Task to complete — Every line below must be given again exactly.

Data —
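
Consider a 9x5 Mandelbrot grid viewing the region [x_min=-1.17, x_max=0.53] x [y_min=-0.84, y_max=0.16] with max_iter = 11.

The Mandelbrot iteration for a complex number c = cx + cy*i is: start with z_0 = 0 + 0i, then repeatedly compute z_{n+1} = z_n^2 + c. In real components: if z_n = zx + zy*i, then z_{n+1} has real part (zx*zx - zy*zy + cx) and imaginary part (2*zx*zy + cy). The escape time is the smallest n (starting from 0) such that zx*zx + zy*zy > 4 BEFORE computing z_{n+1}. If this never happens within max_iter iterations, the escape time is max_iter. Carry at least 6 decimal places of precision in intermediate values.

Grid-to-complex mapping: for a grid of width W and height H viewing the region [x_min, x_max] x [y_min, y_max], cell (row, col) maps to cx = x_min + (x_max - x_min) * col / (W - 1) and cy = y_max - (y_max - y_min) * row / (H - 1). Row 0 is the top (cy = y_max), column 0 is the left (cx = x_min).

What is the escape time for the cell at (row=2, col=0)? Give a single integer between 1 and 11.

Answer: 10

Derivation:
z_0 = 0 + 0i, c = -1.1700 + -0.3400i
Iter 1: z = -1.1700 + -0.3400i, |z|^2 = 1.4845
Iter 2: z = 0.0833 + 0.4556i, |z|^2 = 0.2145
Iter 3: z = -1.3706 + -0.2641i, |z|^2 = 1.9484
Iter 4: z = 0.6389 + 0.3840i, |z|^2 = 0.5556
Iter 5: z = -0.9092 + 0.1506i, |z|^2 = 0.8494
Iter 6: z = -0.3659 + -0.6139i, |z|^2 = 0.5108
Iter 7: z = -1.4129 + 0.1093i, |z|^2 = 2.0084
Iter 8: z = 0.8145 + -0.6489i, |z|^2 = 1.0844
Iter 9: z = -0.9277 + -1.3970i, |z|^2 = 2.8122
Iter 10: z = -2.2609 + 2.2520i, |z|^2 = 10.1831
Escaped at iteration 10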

Result for this exercise —
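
Consider a 9x5 Mandelbrot grid viewing the region [x_min=-1.17, x_max=0.53] x [y_min=-0.84, y_max=0.16] with max_iter = 11.

The Mandelbrot iteration for a complex number c = cx + cy*i is: start with z_0 = 0 + 0i, then repeatedly compute z_{n+1} = z_n^2 + c. In real components: if z_n = zx + zy*i, then z_{n+1} has real part (zx*zx - zy*zy + cx) and imaginary part (2*zx*zy + cy). The escape time is the smallest n (starting from 0) such that zx*zx + zy*zy > 4 BEFORE computing z_{n+1}. If this never happens within max_iter iterations, the escape time is max_iter. Carry at least 6 decimal places of precision in intermediate values.

Grid-to-complex mapping: for a grid of width W and height H viewing the region [x_min, x_max] x [y_min, y_max], cell (row, col) maps to cx = x_min + (x_max - x_min) * col / (W - 1) and cy = y_max - (y_max - y_min) * row / (H - 1). Row 0 is the top (cy = y_max), column 0 is the left (cx = x_min).

What is the escape time for the cell at (row=2, col=0)? Give a single integer between 1 and 11.

Answer: 10

Derivation:
z_0 = 0 + 0i, c = -1.1700 + -0.3400i
Iter 1: z = -1.1700 + -0.3400i, |z|^2 = 1.4845
Iter 2: z = 0.0833 + 0.4556i, |z|^2 = 0.2145
Iter 3: z = -1.3706 + -0.2641i, |z|^2 = 1.9484
Iter 4: z = 0.6389 + 0.3840i, |z|^2 = 0.5556
Iter 5: z = -0.9092 + 0.1506i, |z|^2 = 0.8494
Iter 6: z = -0.3659 + -0.6139i, |z|^2 = 0.5108
Iter 7: z = -1.4129 + 0.1093i, |z|^2 = 2.0084
Iter 8: z = 0.8145 + -0.6489i, |z|^2 = 1.0844
Iter 9: z = -0.9277 + -1.3970i, |z|^2 = 2.8122
Iter 10: z = -2.2609 + 2.2520i, |z|^2 = 10.1831
Escaped at iteration 10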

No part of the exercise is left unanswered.